Saved data entries:
=== Begin Enclosure ===

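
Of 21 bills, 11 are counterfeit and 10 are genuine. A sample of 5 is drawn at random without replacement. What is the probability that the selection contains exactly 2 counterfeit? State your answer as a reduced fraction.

The sample space is all 5-subsets of the 21: C(21,5) = 20349.
Selections with exactly 2 counterfeit: choose 2 of the 11 counterfeit and 3 of the 10 genuine, C(11,2)·C(10,3) = 55·120 = 6600.
Probability = 6600/20349 = 2200/6783.

2200/6783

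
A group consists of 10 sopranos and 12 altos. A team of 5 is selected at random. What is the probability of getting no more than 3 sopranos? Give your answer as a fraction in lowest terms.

Total selections: C(22,5) = 26334.
Count the complement (more than 3 sopranos): C(10,4)·C(12,1) + C(10,5)·C(12,0) = 2520 + 252 = 2772.
Probability = 1 − 2772/26334 = 23562/26334 = 17/19.

17/19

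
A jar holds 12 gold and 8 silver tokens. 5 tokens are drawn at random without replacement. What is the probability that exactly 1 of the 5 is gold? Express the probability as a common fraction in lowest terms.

There are C(20,5) = 15504 ways to choose 5 from 20.
Selections with exactly 1 gold: choose 1 of the 12 gold and 4 of the 8 silver, C(12,1)·C(8,4) = 12·70 = 840.
Probability = 840/15504 = 35/646.

35/646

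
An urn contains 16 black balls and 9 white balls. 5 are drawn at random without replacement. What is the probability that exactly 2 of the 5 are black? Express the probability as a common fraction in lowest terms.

The sample space is all 5-subsets of the 25: C(25,5) = 53130.
Selections with exactly 2 black: choose 2 of the 16 black and 3 of the 9 white, C(16,2)·C(9,3) = 120·84 = 10080.
Probability = 10080/53130 = 48/253.

48/253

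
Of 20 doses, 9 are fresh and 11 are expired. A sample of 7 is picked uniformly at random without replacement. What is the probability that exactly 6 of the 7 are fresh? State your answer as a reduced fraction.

The sample space is all 7-subsets of the 20: C(20,7) = 77520.
Selections with exactly 6 fresh: choose 6 of the 9 fresh and 1 of the 11 expired, C(9,6)·C(11,1) = 84·11 = 924.
Probability = 924/77520 = 77/6460.

77/6460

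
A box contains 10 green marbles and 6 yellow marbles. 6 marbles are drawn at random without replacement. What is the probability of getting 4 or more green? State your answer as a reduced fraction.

87/143

Total selections: C(16,6) = 8008.
Favorable selections (4 or more green): C(10,4)·C(6,2) + C(10,5)·C(6,1) + C(10,6)·C(6,0) = 3150 + 1512 + 210 = 4872.
Probability = 4872/8008 = 87/143.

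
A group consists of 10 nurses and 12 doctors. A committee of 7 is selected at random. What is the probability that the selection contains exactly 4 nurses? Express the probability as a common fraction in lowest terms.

175/646

There are C(22,7) = 170544 ways to choose 7 from 22.
Selections with exactly 4 nurses: choose 4 of the 10 nurses and 3 of the 12 doctors, C(10,4)·C(12,3) = 210·220 = 46200.
Probability = 46200/170544 = 175/646.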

=== End Enclosure ===

EXERCISE DETAILS:
Print the entries exactly.

OUTPUT OF THE TASK:
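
Of 21 bills, 11 are counterfeit and 10 are genuine. A sample of 5 is drawn at random without replacement. What is the probability that the selection contains exactly 2 counterfeit? State your answer as a reduced fraction.

The sample space is all 5-subsets of the 21: C(21,5) = 20349.
Selections with exactly 2 counterfeit: choose 2 of the 11 counterfeit and 3 of the 10 genuine, C(11,2)·C(10,3) = 55·120 = 6600.
Probability = 6600/20349 = 2200/6783.

2200/6783

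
A group consists of 10 sopranos and 12 altos. A team of 5 is selected at random. What is the probability of getting no more than 3 sopranos? Give your answer as a fraction in lowest terms.

Total selections: C(22,5) = 26334.
Count the complement (more than 3 sopranos): C(10,4)·C(12,1) + C(10,5)·C(12,0) = 2520 + 252 = 2772.
Probability = 1 − 2772/26334 = 23562/26334 = 17/19.

17/19

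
A jar holds 12 gold and 8 silver tokens. 5 tokens are drawn at random without replacement. What is the probability that exactly 1 of the 5 is gold? Express the probability as a common fraction in lowest terms.

There are C(20,5) = 15504 ways to choose 5 from 20.
Selections with exactly 1 gold: choose 1 of the 12 gold and 4 of the 8 silver, C(12,1)·C(8,4) = 12·70 = 840.
Probability = 840/15504 = 35/646.

35/646

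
An urn contains 16 black balls and 9 white balls. 5 are drawn at random without replacement. What is the probability that exactly 2 of the 5 are black? Express the probability as a common fraction in lowest terms.

The sample space is all 5-subsets of the 25: C(25,5) = 53130.
Selections with exactly 2 black: choose 2 of the 16 black and 3 of the 9 white, C(16,2)·C(9,3) = 120·84 = 10080.
Probability = 10080/53130 = 48/253.

48/253

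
Of 20 doses, 9 are fresh and 11 are expired. A sample of 7 is picked uniformly at random without replacement. What is the probability that exactly 6 of the 7 are fresh? State your answer as a reduced fraction.

The sample space is all 7-subsets of the 20: C(20,7) = 77520.
Selections with exactly 6 fresh: choose 6 of the 9 fresh and 1 of the 11 expired, C(9,6)·C(11,1) = 84·11 = 924.
Probability = 924/77520 = 77/6460.

77/6460

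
A box contains 10 green marbles and 6 yellow marbles. 6 marbles are drawn at random without replacement. What is the probability of getting 4 or more green? State your answer as a reduced fraction.

87/143

Total selections: C(16,6) = 8008.
Favorable selections (4 or more green): C(10,4)·C(6,2) + C(10,5)·C(6,1) + C(10,6)·C(6,0) = 3150 + 1512 + 210 = 4872.
Probability = 4872/8008 = 87/143.

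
A group consists of 10 nurses and 12 doctors. A committee of 7 is selected at random. What is the probability that the selection contains exactly 4 nurses? Express the probability as a common fraction in lowest terms.

175/646

There are C(22,7) = 170544 ways to choose 7 from 22.
Selections with exactly 4 nurses: choose 4 of the 10 nurses and 3 of the 12 doctors, C(10,4)·C(12,3) = 210·220 = 46200.
Probability = 46200/170544 = 175/646.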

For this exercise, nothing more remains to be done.